ACTIVITY
Every line of the material must be written out again unchanged.
========================================
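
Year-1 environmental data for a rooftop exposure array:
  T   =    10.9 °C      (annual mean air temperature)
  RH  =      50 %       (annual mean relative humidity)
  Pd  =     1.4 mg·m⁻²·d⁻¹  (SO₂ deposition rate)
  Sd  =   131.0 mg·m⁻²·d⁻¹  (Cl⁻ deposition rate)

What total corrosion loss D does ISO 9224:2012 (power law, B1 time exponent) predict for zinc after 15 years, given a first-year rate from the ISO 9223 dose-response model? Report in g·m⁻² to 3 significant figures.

zinc: T>10 °C ⇒ hinge -0.071·(10.9−10) = -0.0639
  Pd branch = 0.0129·Pd^0.44·e^(0.046·RH+f) = 0.14 μm/a
  Sd branch = 0.0175·Sd^0.57·e^(0.008·RH+0.085·T) = 1.062 μm/a
  sum: 0.14 + 1.062 → r_corr = 1.202 μm/a
ISO 9224: D(t) = r_corr · t^b with b = 0.813 (zinc, B1)
  D(15) = 1.202 × 15^0.813 = 1.202 × 9.04 = 10.86 μm
  Mass loss = 10.86 μm × 7.14 g/cm³ = 77.56 g·m⁻²

D(15) = 77.6 g·m⁻²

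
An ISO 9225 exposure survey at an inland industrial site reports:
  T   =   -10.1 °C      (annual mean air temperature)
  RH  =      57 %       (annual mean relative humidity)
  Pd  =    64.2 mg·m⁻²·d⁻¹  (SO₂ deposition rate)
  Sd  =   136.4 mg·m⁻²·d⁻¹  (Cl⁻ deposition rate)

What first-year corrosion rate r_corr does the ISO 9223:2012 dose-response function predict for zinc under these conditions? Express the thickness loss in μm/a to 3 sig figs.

zinc: f(T) = +0.038·(T−10) [T≤10 °C] = -0.7638
  Pd branch = 0.0129·Pd^0.44·e^(0.046·RH+f) = 0.5163 μm/a
  Cl⁻ term: 0.0175·136.4^0.57·exp(0.008·57+0.085·-10.1) = 0.1928
  sum: 0.5163 + 0.1928 → r_corr = 0.7091 μm/a

r_corr = 0.709 μm/a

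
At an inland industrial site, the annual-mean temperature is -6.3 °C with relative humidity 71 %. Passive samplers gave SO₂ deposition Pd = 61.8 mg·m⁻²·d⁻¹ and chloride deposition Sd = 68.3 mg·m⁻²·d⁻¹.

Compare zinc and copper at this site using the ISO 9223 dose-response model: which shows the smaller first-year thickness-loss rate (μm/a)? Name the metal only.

zinc: f(T) = +0.038·(T−10) [T≤10 °C] = -0.6194
  sulphur-dioxide contribution → 1.117 μm/a
  chloride contribution → 0.2008 μm/a
  total first-year rate 1.318 μm/a
copper: temperature factor f = +0.126·(-16.3) = -2.0538
  sulphur-dioxide contribution → 0.131 μm/a
  chloride contribution → 0.3034 μm/a
  total first-year rate 0.4344 μm/a
Ordering by μm/a: zinc (1.32) > copper (0.434)

copper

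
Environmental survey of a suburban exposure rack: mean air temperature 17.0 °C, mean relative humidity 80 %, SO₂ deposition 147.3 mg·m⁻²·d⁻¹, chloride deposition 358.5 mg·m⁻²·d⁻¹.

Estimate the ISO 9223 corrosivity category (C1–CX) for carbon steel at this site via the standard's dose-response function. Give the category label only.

C5

carbon steel: f(T) = -0.054·(T−10) [T>10 °C] = -0.3780
  SO₂ term: 1.77·147.3^0.52·exp(0.02·80-0.3780) = 80.57
  Sd branch = 0.102·Sd^0.62·e^(0.033·RH+0.04·T) = 108.2 μm/a
  r_corr = 80.57 + 108.2 = 188.8 μm/a
ISO 9223 Table 2 (carbon steel): 80 < 189 ≤ 200 μm/a ⇒ C5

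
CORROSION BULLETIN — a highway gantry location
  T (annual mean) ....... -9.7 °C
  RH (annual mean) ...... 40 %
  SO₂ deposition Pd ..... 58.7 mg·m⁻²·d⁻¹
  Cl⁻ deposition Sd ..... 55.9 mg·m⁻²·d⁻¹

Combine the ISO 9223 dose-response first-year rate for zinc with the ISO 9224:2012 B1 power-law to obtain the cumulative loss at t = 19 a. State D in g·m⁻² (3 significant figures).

D(19) = 26.2 g·m⁻²

zinc: f(T) = +0.038·(T−10) [T≤10 °C] = -0.7486
  Pd branch = 0.0129·Pd^0.44·e^(0.046·RH+f) = 0.2306 μm/a
  Sd branch = 0.0175·Sd^0.57·e^(0.008·RH+0.085·T) = 0.1047 μm/a
  r_corr = 0.2306 + 0.1047 = 0.3353 μm/a
Power-law: D(19) = r_corr · 19^0.813
  D(19) = 0.3353 × 19^0.813 = 0.3353 × 10.96 = 3.673 μm
  Mass loss = 3.673 μm × 7.14 g/cm³ = 26.22 g·m⁻²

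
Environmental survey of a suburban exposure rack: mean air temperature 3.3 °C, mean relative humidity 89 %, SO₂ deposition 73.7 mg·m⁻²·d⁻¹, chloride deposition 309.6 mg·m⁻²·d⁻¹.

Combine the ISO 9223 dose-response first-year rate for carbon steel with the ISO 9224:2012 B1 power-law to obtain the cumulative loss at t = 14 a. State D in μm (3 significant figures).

carbon steel: f(T) = +0.150·(T−10) [T≤10 °C] = -1.0050
  sulphur-dioxide contribution → 35.94 μm/a
  chloride contribution → 76.87 μm/a
  ⇒ r_corr(carbon steel) = 112.8 μm/a
Power-law: D(14) = r_corr · 14^0.523
  D(14) = 112.8 × 14^0.523 = 112.8 × 3.976 = 448.5 μm

D(14) = 449 μm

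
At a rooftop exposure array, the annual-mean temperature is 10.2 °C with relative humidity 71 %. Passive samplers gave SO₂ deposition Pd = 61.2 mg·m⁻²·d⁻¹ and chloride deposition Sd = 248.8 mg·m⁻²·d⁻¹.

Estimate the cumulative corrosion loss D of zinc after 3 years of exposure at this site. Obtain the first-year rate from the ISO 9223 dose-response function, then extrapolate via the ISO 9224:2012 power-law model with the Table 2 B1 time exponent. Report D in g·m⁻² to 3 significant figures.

zinc: f(T) = -0.071·(T−10) [T>10 °C] = -0.0142
  SO₂ term: 0.0129·61.2^0.44·exp(0.046·71-0.0142) = 2.037
  Cl⁻ term: 0.0175·248.8^0.57·exp(0.008·71+0.085·10.2) = 1.706
  sum: 2.037 + 1.706 → r_corr = 3.743 μm/a
ISO 9224: D(t) = r_corr · t^b with b = 0.813 (zinc, B1)
  D(3) = 3.743 × 3^0.813 = 3.743 × 2.443 = 9.143 μm
  Mass loss = 9.143 μm × 7.14 g/cm³ = 65.28 g·m⁻²

D(3) = 65.3 g·m⁻²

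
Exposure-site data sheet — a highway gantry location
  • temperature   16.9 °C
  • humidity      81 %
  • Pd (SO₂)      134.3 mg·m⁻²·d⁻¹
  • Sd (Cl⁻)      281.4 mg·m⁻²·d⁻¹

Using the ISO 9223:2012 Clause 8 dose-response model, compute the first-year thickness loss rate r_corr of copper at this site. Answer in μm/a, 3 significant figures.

r_corr = 3.28 μm/a

copper: temperature factor f = -0.080·(6.9) = -0.5520
  SO₂ term: 0.0053·134.3^0.26·exp(0.059·81-0.5520) = 1.298
  Cl⁻ term: 0.01025·281.4^0.27·exp(0.036·81+0.049·16.9) = 1.986
  sum: 1.298 + 1.986 → r_corr = 3.285 μm/a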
========================================
EXERCISE OUTPUT
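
Year-1 environmental data for a rooftop exposure array:
  T   =    10.9 °C      (annual mean air temperature)
  RH  =      50 %       (annual mean relative humidity)
  Pd  =     1.4 mg·m⁻²·d⁻¹  (SO₂ deposition rate)
  Sd  =   131.0 mg·m⁻²·d⁻¹  (Cl⁻ deposition rate)

What total corrosion loss D does ISO 9224:2012 (power law, B1 time exponent) predict for zinc after 15 years, given a first-year rate from the ISO 9223 dose-response model? Report in g·m⁻² to 3 significant figures.

zinc: T>10 °C ⇒ hinge -0.071·(10.9−10) = -0.0639
  Pd branch = 0.0129·Pd^0.44·e^(0.046·RH+f) = 0.14 μm/a
  Sd branch = 0.0175·Sd^0.57·e^(0.008·RH+0.085·T) = 1.062 μm/a
  sum: 0.14 + 1.062 → r_corr = 1.202 μm/a
ISO 9224: D(t) = r_corr · t^b with b = 0.813 (zinc, B1)
  D(15) = 1.202 × 15^0.813 = 1.202 × 9.04 = 10.86 μm
  Mass loss = 10.86 μm × 7.14 g/cm³ = 77.56 g·m⁻²

D(15) = 77.6 g·m⁻²

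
An ISO 9225 exposure survey at an inland industrial site reports:
  T   =   -10.1 °C      (annual mean air temperature)
  RH  =      57 %       (annual mean relative humidity)
  Pd  =    64.2 mg·m⁻²·d⁻¹  (SO₂ deposition rate)
  Sd  =   136.4 mg·m⁻²·d⁻¹  (Cl⁻ deposition rate)

What first-year corrosion rate r_corr does the ISO 9223:2012 dose-response function predict for zinc under these conditions? Express the thickness loss in μm/a to 3 sig figs.

zinc: f(T) = +0.038·(T−10) [T≤10 °C] = -0.7638
  Pd branch = 0.0129·Pd^0.44·e^(0.046·RH+f) = 0.5163 μm/a
  Cl⁻ term: 0.0175·136.4^0.57·exp(0.008·57+0.085·-10.1) = 0.1928
  sum: 0.5163 + 0.1928 → r_corr = 0.7091 μm/a

r_corr = 0.709 μm/a

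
At an inland industrial site, the annual-mean temperature is -6.3 °C with relative humidity 71 %. Passive samplers gave SO₂ deposition Pd = 61.8 mg·m⁻²·d⁻¹ and chloride deposition Sd = 68.3 mg·m⁻²·d⁻¹.

Compare zinc and copper at this site using the ISO 9223 dose-response model: which shows the smaller first-year thickness-loss rate (μm/a)? Name the metal only.

zinc: f(T) = +0.038·(T−10) [T≤10 °C] = -0.6194
  sulphur-dioxide contribution → 1.117 μm/a
  chloride contribution → 0.2008 μm/a
  total first-year rate 1.318 μm/a
copper: temperature factor f = +0.126·(-16.3) = -2.0538
  sulphur-dioxide contribution → 0.131 μm/a
  chloride contribution → 0.3034 μm/a
  total first-year rate 0.4344 μm/a
Ordering by μm/a: zinc (1.32) > copper (0.434)

copper

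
Environmental survey of a suburban exposure rack: mean air temperature 17.0 °C, mean relative humidity 80 %, SO₂ deposition 147.3 mg·m⁻²·d⁻¹, chloride deposition 358.5 mg·m⁻²·d⁻¹.

Estimate the ISO 9223 corrosivity category (C1–CX) for carbon steel at this site via the standard's dose-response function. Give the category label only.

C5

carbon steel: f(T) = -0.054·(T−10) [T>10 °C] = -0.3780
  SO₂ term: 1.77·147.3^0.52·exp(0.02·80-0.3780) = 80.57
  Sd branch = 0.102·Sd^0.62·e^(0.033·RH+0.04·T) = 108.2 μm/a
  r_corr = 80.57 + 108.2 = 188.8 μm/a
ISO 9223 Table 2 (carbon steel): 80 < 189 ≤ 200 μm/a ⇒ C5

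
CORROSION BULLETIN — a highway gantry location
  T (annual mean) ....... -9.7 °C
  RH (annual mean) ...... 40 %
  SO₂ deposition Pd ..... 58.7 mg·m⁻²·d⁻¹
  Cl⁻ deposition Sd ..... 55.9 mg·m⁻²·d⁻¹

Combine the ISO 9223 dose-response first-year rate for zinc with the ISO 9224:2012 B1 power-law to obtain the cumulative loss at t = 19 a. State D in g·m⁻² (3 significant figures).

D(19) = 26.2 g·m⁻²

zinc: f(T) = +0.038·(T−10) [T≤10 °C] = -0.7486
  Pd branch = 0.0129·Pd^0.44·e^(0.046·RH+f) = 0.2306 μm/a
  Sd branch = 0.0175·Sd^0.57·e^(0.008·RH+0.085·T) = 0.1047 μm/a
  r_corr = 0.2306 + 0.1047 = 0.3353 μm/a
Power-law: D(19) = r_corr · 19^0.813
  D(19) = 0.3353 × 19^0.813 = 0.3353 × 10.96 = 3.673 μm
  Mass loss = 3.673 μm × 7.14 g/cm³ = 26.22 g·m⁻²

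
Environmental survey of a suburban exposure rack: mean air temperature 3.3 °C, mean relative humidity 89 %, SO₂ deposition 73.7 mg·m⁻²·d⁻¹, chloride deposition 309.6 mg·m⁻²·d⁻¹.

Combine the ISO 9223 dose-response first-year rate for carbon steel with the ISO 9224:2012 B1 power-law to obtain the cumulative loss at t = 14 a. State D in μm (3 significant figures).

carbon steel: f(T) = +0.150·(T−10) [T≤10 °C] = -1.0050
  sulphur-dioxide contribution → 35.94 μm/a
  chloride contribution → 76.87 μm/a
  ⇒ r_corr(carbon steel) = 112.8 μm/a
Power-law: D(14) = r_corr · 14^0.523
  D(14) = 112.8 × 14^0.523 = 112.8 × 3.976 = 448.5 μm

D(14) = 449 μm

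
At a rooftop exposure array, the annual-mean temperature is 10.2 °C with relative humidity 71 %. Passive samplers gave SO₂ deposition Pd = 61.2 mg·m⁻²·d⁻¹ and chloride deposition Sd = 248.8 mg·m⁻²·d⁻¹.

Estimate the cumulative corrosion loss D of zinc after 3 years of exposure at this site. Obtain the first-year rate from the ISO 9223 dose-response function, then extrapolate via the ISO 9224:2012 power-law model with the Table 2 B1 time exponent. Report D in g·m⁻² to 3 significant figures.

zinc: f(T) = -0.071·(T−10) [T>10 °C] = -0.0142
  SO₂ term: 0.0129·61.2^0.44·exp(0.046·71-0.0142) = 2.037
  Cl⁻ term: 0.0175·248.8^0.57·exp(0.008·71+0.085·10.2) = 1.706
  sum: 2.037 + 1.706 → r_corr = 3.743 μm/a
ISO 9224: D(t) = r_corr · t^b with b = 0.813 (zinc, B1)
  D(3) = 3.743 × 3^0.813 = 3.743 × 2.443 = 9.143 μm
  Mass loss = 9.143 μm × 7.14 g/cm³ = 65.28 g·m⁻²

D(3) = 65.3 g·m⁻²

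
Exposure-site data sheet — a highway gantry location
  • temperature   16.9 °C
  • humidity      81 %
  • Pd (SO₂)      134.3 mg·m⁻²·d⁻¹
  • Sd (Cl⁻)      281.4 mg·m⁻²·d⁻¹

Using the ISO 9223:2012 Clause 8 dose-response model, compute the first-year thickness loss rate r_corr of copper at this site. Answer in μm/a, 3 significant figures.

r_corr = 3.28 μm/a

copper: temperature factor f = -0.080·(6.9) = -0.5520
  SO₂ term: 0.0053·134.3^0.26·exp(0.059·81-0.5520) = 1.298
  Cl⁻ term: 0.01025·281.4^0.27·exp(0.036·81+0.049·16.9) = 1.986
  sum: 1.298 + 1.986 → r_corr = 3.285 μm/a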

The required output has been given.